(Raw data)
====

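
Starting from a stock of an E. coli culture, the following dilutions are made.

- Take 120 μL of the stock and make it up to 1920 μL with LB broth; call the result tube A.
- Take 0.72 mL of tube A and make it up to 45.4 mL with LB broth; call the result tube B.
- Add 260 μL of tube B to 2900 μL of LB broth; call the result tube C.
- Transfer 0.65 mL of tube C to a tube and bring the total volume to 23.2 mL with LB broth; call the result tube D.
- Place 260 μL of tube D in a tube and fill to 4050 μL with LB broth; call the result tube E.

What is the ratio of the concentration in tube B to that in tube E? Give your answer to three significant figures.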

====

(What you need to do)
Would you copy every line of the entries in which "Take" appears?

(Output for this exercise)
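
- Take 120 μL of the stock and make it up to 1920 μL with LB broth; call the result tube A.
- Take 0.72 mL of tube A and make it up to 45.4 mL with LB broth; call the result tube B.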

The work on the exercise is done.